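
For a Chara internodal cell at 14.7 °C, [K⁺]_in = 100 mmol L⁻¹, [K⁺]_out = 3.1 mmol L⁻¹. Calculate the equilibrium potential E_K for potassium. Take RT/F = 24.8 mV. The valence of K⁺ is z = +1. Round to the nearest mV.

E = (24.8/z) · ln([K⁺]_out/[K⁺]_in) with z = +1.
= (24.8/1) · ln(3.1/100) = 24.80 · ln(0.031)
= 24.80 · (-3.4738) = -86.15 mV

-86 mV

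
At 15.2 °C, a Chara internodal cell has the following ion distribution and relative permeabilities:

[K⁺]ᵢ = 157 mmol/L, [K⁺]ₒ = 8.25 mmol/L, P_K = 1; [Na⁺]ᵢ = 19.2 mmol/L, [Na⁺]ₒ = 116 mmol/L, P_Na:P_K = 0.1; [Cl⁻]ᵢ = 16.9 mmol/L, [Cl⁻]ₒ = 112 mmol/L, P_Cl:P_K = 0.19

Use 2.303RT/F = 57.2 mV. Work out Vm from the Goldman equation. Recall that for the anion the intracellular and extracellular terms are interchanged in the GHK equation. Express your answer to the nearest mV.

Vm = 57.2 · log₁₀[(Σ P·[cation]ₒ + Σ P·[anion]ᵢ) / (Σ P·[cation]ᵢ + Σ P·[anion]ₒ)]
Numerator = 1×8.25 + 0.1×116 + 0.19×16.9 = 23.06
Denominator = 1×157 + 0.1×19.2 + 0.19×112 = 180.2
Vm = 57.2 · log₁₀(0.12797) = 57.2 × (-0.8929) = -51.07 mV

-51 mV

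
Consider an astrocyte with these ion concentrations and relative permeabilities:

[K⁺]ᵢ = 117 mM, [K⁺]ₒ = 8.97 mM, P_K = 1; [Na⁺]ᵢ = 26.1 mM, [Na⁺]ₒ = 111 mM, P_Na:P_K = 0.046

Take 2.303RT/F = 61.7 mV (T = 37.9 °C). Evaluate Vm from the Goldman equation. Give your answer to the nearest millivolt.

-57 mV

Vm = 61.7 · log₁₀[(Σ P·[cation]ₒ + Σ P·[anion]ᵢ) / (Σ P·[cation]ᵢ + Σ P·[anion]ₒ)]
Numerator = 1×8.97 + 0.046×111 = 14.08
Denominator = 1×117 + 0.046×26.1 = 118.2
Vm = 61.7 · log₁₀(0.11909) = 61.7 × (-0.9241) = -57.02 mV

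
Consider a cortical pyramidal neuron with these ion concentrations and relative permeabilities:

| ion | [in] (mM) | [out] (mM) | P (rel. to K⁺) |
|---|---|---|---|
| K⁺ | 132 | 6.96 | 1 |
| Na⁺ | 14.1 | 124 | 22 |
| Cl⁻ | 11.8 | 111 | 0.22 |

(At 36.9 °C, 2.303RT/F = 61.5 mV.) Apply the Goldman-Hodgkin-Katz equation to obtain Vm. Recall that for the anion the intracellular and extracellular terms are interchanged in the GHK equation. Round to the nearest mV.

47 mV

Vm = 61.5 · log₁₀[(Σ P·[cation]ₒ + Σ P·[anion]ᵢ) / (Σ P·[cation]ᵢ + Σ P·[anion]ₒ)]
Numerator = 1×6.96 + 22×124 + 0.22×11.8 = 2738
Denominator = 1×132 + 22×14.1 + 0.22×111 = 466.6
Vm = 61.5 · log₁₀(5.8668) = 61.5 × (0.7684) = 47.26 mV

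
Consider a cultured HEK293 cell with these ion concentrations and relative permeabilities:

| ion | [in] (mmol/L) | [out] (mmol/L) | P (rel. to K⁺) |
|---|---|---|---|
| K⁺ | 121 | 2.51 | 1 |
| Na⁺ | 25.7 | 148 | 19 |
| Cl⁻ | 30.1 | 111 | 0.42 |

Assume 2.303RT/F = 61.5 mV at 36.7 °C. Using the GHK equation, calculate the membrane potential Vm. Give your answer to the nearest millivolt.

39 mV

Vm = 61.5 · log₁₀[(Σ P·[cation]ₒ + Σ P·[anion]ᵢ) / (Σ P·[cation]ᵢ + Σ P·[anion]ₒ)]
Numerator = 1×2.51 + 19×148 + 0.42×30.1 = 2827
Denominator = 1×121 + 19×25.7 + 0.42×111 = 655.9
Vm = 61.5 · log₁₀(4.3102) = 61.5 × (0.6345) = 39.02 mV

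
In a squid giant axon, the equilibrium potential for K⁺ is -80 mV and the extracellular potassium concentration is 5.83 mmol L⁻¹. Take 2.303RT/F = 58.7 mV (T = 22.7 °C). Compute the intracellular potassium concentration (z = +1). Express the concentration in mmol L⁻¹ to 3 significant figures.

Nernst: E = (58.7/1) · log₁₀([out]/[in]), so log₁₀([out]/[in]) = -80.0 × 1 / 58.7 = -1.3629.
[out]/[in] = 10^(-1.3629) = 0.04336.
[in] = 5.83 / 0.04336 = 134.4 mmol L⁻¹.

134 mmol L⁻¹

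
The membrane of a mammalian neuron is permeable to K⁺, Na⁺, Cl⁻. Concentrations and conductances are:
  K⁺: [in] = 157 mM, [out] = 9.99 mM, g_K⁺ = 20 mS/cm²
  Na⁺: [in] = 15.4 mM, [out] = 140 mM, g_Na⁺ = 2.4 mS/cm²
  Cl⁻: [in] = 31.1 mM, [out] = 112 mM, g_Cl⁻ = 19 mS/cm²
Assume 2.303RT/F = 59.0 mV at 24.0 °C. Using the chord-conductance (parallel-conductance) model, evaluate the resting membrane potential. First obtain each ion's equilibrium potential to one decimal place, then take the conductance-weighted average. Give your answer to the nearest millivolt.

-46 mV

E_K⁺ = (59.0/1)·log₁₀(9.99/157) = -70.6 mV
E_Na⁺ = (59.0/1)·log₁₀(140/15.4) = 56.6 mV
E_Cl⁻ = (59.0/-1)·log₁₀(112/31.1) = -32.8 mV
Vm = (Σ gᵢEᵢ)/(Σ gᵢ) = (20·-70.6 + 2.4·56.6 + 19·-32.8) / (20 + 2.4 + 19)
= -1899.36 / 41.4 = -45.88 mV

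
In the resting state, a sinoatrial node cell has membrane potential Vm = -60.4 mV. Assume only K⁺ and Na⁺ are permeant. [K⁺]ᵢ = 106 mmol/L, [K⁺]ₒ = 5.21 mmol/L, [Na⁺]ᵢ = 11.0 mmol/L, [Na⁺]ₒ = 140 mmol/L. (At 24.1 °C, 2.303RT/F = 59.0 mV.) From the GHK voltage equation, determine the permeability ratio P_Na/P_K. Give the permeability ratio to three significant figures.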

--------------------

### Exercise objective:
The records above are to be restated word for word, in full.

### Answer for this exercise:
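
For a Chara internodal cell at 14.7 °C, [K⁺]_in = 100 mmol L⁻¹, [K⁺]_out = 3.1 mmol L⁻¹. Calculate the equilibrium potential E_K for potassium. Take RT/F = 24.8 mV. The valence of K⁺ is z = +1. Round to the nearest mV.

E = (24.8/z) · ln([K⁺]_out/[K⁺]_in) with z = +1.
= (24.8/1) · ln(3.1/100) = 24.80 · ln(0.031)
= 24.80 · (-3.4738) = -86.15 mV

-86 mV

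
At 15.2 °C, a Chara internodal cell has the following ion distribution and relative permeabilities:

[K⁺]ᵢ = 157 mmol/L, [K⁺]ₒ = 8.25 mmol/L, P_K = 1; [Na⁺]ᵢ = 19.2 mmol/L, [Na⁺]ₒ = 116 mmol/L, P_Na:P_K = 0.1; [Cl⁻]ᵢ = 16.9 mmol/L, [Cl⁻]ₒ = 112 mmol/L, P_Cl:P_K = 0.19

Use 2.303RT/F = 57.2 mV. Work out Vm from the Goldman equation. Recall that for the anion the intracellular and extracellular terms are interchanged in the GHK equation. Express your answer to the nearest mV.

Vm = 57.2 · log₁₀[(Σ P·[cation]ₒ + Σ P·[anion]ᵢ) / (Σ P·[cation]ᵢ + Σ P·[anion]ₒ)]
Numerator = 1×8.25 + 0.1×116 + 0.19×16.9 = 23.06
Denominator = 1×157 + 0.1×19.2 + 0.19×112 = 180.2
Vm = 57.2 · log₁₀(0.12797) = 57.2 × (-0.8929) = -51.07 mV

-51 mV

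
Consider an astrocyte with these ion concentrations and relative permeabilities:

[K⁺]ᵢ = 117 mM, [K⁺]ₒ = 8.97 mM, P_K = 1; [Na⁺]ᵢ = 26.1 mM, [Na⁺]ₒ = 111 mM, P_Na:P_K = 0.046

Take 2.303RT/F = 61.7 mV (T = 37.9 °C). Evaluate Vm from the Goldman equation. Give your answer to the nearest millivolt.

-57 mV

Vm = 61.7 · log₁₀[(Σ P·[cation]ₒ + Σ P·[anion]ᵢ) / (Σ P·[cation]ᵢ + Σ P·[anion]ₒ)]
Numerator = 1×8.97 + 0.046×111 = 14.08
Denominator = 1×117 + 0.046×26.1 = 118.2
Vm = 61.7 · log₁₀(0.11909) = 61.7 × (-0.9241) = -57.02 mV

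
Consider a cortical pyramidal neuron with these ion concentrations and relative permeabilities:

| ion | [in] (mM) | [out] (mM) | P (rel. to K⁺) |
|---|---|---|---|
| K⁺ | 132 | 6.96 | 1 |
| Na⁺ | 14.1 | 124 | 22 |
| Cl⁻ | 11.8 | 111 | 0.22 |

(At 36.9 °C, 2.303RT/F = 61.5 mV.) Apply the Goldman-Hodgkin-Katz equation to obtain Vm. Recall that for the anion the intracellular and extracellular terms are interchanged in the GHK equation. Round to the nearest mV.

47 mV

Vm = 61.5 · log₁₀[(Σ P·[cation]ₒ + Σ P·[anion]ᵢ) / (Σ P·[cation]ᵢ + Σ P·[anion]ₒ)]
Numerator = 1×6.96 + 22×124 + 0.22×11.8 = 2738
Denominator = 1×132 + 22×14.1 + 0.22×111 = 466.6
Vm = 61.5 · log₁₀(5.8668) = 61.5 × (0.7684) = 47.26 mV

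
Consider a cultured HEK293 cell with these ion concentrations and relative permeabilities:

| ion | [in] (mmol/L) | [out] (mmol/L) | P (rel. to K⁺) |
|---|---|---|---|
| K⁺ | 121 | 2.51 | 1 |
| Na⁺ | 25.7 | 148 | 19 |
| Cl⁻ | 30.1 | 111 | 0.42 |

Assume 2.303RT/F = 61.5 mV at 36.7 °C. Using the GHK equation, calculate the membrane potential Vm. Give your answer to the nearest millivolt.

39 mV

Vm = 61.5 · log₁₀[(Σ P·[cation]ₒ + Σ P·[anion]ᵢ) / (Σ P·[cation]ᵢ + Σ P·[anion]ₒ)]
Numerator = 1×2.51 + 19×148 + 0.42×30.1 = 2827
Denominator = 1×121 + 19×25.7 + 0.42×111 = 655.9
Vm = 61.5 · log₁₀(4.3102) = 61.5 × (0.6345) = 39.02 mV

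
In a squid giant axon, the equilibrium potential for K⁺ is -80 mV and the extracellular potassium concentration is 5.83 mmol L⁻¹. Take 2.303RT/F = 58.7 mV (T = 22.7 °C). Compute the intracellular potassium concentration (z = +1). Express the concentration in mmol L⁻¹ to 3 significant figures.

Nernst: E = (58.7/1) · log₁₀([out]/[in]), so log₁₀([out]/[in]) = -80.0 × 1 / 58.7 = -1.3629.
[out]/[in] = 10^(-1.3629) = 0.04336.
[in] = 5.83 / 0.04336 = 134.4 mmol L⁻¹.

134 mmol L⁻¹

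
The membrane of a mammalian neuron is permeable to K⁺, Na⁺, Cl⁻. Concentrations and conductances are:
  K⁺: [in] = 157 mM, [out] = 9.99 mM, g_K⁺ = 20 mS/cm²
  Na⁺: [in] = 15.4 mM, [out] = 140 mM, g_Na⁺ = 2.4 mS/cm²
  Cl⁻: [in] = 31.1 mM, [out] = 112 mM, g_Cl⁻ = 19 mS/cm²
Assume 2.303RT/F = 59.0 mV at 24.0 °C. Using the chord-conductance (parallel-conductance) model, evaluate the resting membrane potential. First obtain each ion's equilibrium potential to one decimal place, then take the conductance-weighted average. Give your answer to the nearest millivolt.

-46 mV

E_K⁺ = (59.0/1)·log₁₀(9.99/157) = -70.6 mV
E_Na⁺ = (59.0/1)·log₁₀(140/15.4) = 56.6 mV
E_Cl⁻ = (59.0/-1)·log₁₀(112/31.1) = -32.8 mV
Vm = (Σ gᵢEᵢ)/(Σ gᵢ) = (20·-70.6 + 2.4·56.6 + 19·-32.8) / (20 + 2.4 + 19)
= -1899.36 / 41.4 = -45.88 mV

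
In the resting state, a sinoatrial node cell has membrane potential Vm = -60.4 mV. Assume only K⁺ and Na⁺ are permeant. [K⁺]ᵢ = 106 mmol/L, [K⁺]ₒ = 5.21 mmol/L, [Na⁺]ᵢ = 11.0 mmol/L, [Na⁺]ₒ = 140 mmol/L. (At 24.1 °C, 2.303RT/F = 59.0 mV.) From the GHK voltage equation, determine the permeability ratio P_Na/P_K. Give the permeability ratio to three significant figures.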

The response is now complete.